● Your objective: Retype each line below without a single alteration.

(Collected data)
______
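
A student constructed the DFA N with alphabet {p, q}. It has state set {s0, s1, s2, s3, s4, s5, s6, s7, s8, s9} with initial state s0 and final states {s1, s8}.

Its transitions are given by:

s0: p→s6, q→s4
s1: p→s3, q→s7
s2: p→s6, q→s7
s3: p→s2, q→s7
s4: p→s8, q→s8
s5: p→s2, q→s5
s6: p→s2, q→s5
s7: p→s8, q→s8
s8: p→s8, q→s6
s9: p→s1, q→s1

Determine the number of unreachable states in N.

BFS from s0 reaches {s0, s2, s4, s5, s6, s7, s8}; the 3 state(s) s1, s3, s9 are never visited.

3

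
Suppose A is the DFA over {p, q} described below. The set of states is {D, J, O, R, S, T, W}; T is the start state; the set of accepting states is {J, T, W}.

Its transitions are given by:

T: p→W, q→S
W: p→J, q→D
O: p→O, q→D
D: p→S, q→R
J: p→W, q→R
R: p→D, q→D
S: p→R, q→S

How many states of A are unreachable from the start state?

Starting at T and following transitions, the reachable set is {D, J, R, S, T, W}. That leaves O unreachable — 1 in total.

1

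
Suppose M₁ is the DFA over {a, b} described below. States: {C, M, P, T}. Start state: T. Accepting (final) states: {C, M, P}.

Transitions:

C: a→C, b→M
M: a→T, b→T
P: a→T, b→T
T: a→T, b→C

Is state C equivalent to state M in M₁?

No

First remove the unreachable states {P}; 3 states remain.
Initial partition by acceptance: {C,M} | {T}.
On input a, block {C,M} splits into {C} and {M}.
No further refinement is possible. Final partition (3 blocks): {C} | {T} | {M}.
C and M end up in different blocks, so they are distinguishable. For instance, the string 'a' is accepted from only C.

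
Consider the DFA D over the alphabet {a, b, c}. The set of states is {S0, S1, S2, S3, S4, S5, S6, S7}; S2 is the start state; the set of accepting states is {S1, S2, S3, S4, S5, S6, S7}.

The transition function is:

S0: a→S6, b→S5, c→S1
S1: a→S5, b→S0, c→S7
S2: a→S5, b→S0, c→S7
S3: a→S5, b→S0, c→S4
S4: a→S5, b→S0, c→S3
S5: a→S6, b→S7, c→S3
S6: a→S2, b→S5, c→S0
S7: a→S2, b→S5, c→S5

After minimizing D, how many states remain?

All states are reachable from the start state.
Start with accepting vs non-accepting: {S1,S2,S3,S4,S5,S6,S7} | {S0}.
Refine {S1,S2,S3,S4,S5,S6,S7} on symbol b: members go to different blocks, giving {S1,S2,S3,S4} and {S5,S6,S7}.
On input c, block {S1,S2,S3,S4} splits into {S1,S2} and {S3,S4}.
Refine {S5,S6,S7} on symbol a: members go to different blocks, giving {S6,S7} and {S5}.
Refine {S6,S7} on symbol c: members go to different blocks, giving {S6} and {S7}.
The partition is now stable with 6 blocks: {S1,S2} | {S0} | {S6} | {S3,S4} | {S5} | {S7}.

6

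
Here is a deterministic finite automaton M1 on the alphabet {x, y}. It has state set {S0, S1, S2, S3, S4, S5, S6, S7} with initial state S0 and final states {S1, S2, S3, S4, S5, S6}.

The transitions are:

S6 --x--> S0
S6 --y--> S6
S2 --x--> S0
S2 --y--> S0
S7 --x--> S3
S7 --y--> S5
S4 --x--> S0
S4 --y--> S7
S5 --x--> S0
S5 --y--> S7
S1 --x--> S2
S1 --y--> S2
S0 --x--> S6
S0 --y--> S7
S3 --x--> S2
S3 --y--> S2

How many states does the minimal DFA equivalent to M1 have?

States {S1,S4} cannot be reached from the start state, so discard them.
P0 = {S2,S3,S5,S6} | {S0,S7}.
Split {S2,S3,S5,S6} by δ(·,x) → {S2,S5,S6} and {S3}.
Refine {S2,S5,S6} on symbol y: members go to different blocks, giving {S2,S5} and {S6}.
Split {S0,S7} by δ(·,x) → {S0} and {S7}.
On input y, block {S2,S5} splits into {S2} and {S5}.
No further refinement is possible. Final partition (6 blocks): {S2} | {S0} | {S3} | {S6} | {S7} | {S5}.

6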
______
● Response to the exercise:
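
A student constructed the DFA N with alphabet {p, q}. It has state set {s0, s1, s2, s3, s4, s5, s6, s7, s8, s9} with initial state s0 and final states {s1, s8}.

Its transitions are given by:

s0: p→s6, q→s4
s1: p→s3, q→s7
s2: p→s6, q→s7
s3: p→s2, q→s7
s4: p→s8, q→s8
s5: p→s2, q→s5
s6: p→s2, q→s5
s7: p→s8, q→s8
s8: p→s8, q→s6
s9: p→s1, q→s1

Determine the number of unreachable states in N.

BFS from s0 reaches {s0, s2, s4, s5, s6, s7, s8}; the 3 state(s) s1, s3, s9 are never visited.

3

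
Suppose A is the DFA over {p, q} described below. The set of states is {D, J, O, R, S, T, W}; T is the start state; the set of accepting states is {J, T, W}.

Its transitions are given by:

T: p→W, q→S
W: p→J, q→D
O: p→O, q→D
D: p→S, q→R
J: p→W, q→R
R: p→D, q→D
S: p→R, q→S

How many states of A are unreachable from the start state?

Starting at T and following transitions, the reachable set is {D, J, R, S, T, W}. That leaves O unreachable — 1 in total.

1

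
Suppose M₁ is the DFA over {a, b} described below. States: {C, M, P, T}. Start state: T. Accepting (final) states: {C, M, P}.

Transitions:

C: a→C, b→M
M: a→T, b→T
P: a→T, b→T
T: a→T, b→C

Is state C equivalent to state M in M₁?

No

First remove the unreachable states {P}; 3 states remain.
Initial partition by acceptance: {C,M} | {T}.
On input a, block {C,M} splits into {C} and {M}.
No further refinement is possible. Final partition (3 blocks): {C} | {T} | {M}.
C and M end up in different blocks, so they are distinguishable. For instance, the string 'a' is accepted from only C.

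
Consider the DFA D over the alphabet {a, b, c}. The set of states is {S0, S1, S2, S3, S4, S5, S6, S7}; S2 is the start state; the set of accepting states is {S1, S2, S3, S4, S5, S6, S7}.

The transition function is:

S0: a→S6, b→S5, c→S1
S1: a→S5, b→S0, c→S7
S2: a→S5, b→S0, c→S7
S3: a→S5, b→S0, c→S4
S4: a→S5, b→S0, c→S3
S5: a→S6, b→S7, c→S3
S6: a→S2, b→S5, c→S0
S7: a→S2, b→S5, c→S5

After minimizing D, how many states remain?

All states are reachable from the start state.
Start with accepting vs non-accepting: {S1,S2,S3,S4,S5,S6,S7} | {S0}.
Refine {S1,S2,S3,S4,S5,S6,S7} on symbol b: members go to different blocks, giving {S1,S2,S3,S4} and {S5,S6,S7}.
On input c, block {S1,S2,S3,S4} splits into {S1,S2} and {S3,S4}.
Refine {S5,S6,S7} on symbol a: members go to different blocks, giving {S6,S7} and {S5}.
Refine {S6,S7} on symbol c: members go to different blocks, giving {S6} and {S7}.
The partition is now stable with 6 blocks: {S1,S2} | {S0} | {S6} | {S3,S4} | {S5} | {S7}.

6

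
Here is a deterministic finite automaton M1 on the alphabet {x, y}. It has state set {S0, S1, S2, S3, S4, S5, S6, S7} with initial state S0 and final states {S1, S2, S3, S4, S5, S6}.

The transitions are:

S6 --x--> S0
S6 --y--> S6
S2 --x--> S0
S2 --y--> S0
S7 --x--> S3
S7 --y--> S5
S4 --x--> S0
S4 --y--> S7
S5 --x--> S0
S5 --y--> S7
S1 --x--> S2
S1 --y--> S2
S0 --x--> S6
S0 --y--> S7
S3 --x--> S2
S3 --y--> S2

How many states does the minimal DFA equivalent to M1 have?

States {S1,S4} cannot be reached from the start state, so discard them.
P0 = {S2,S3,S5,S6} | {S0,S7}.
Split {S2,S3,S5,S6} by δ(·,x) → {S2,S5,S6} and {S3}.
Refine {S2,S5,S6} on symbol y: members go to different blocks, giving {S2,S5} and {S6}.
Split {S0,S7} by δ(·,x) → {S0} and {S7}.
On input y, block {S2,S5} splits into {S2} and {S5}.
No further refinement is possible. Final partition (6 blocks): {S2} | {S0} | {S3} | {S6} | {S7} | {S5}.

6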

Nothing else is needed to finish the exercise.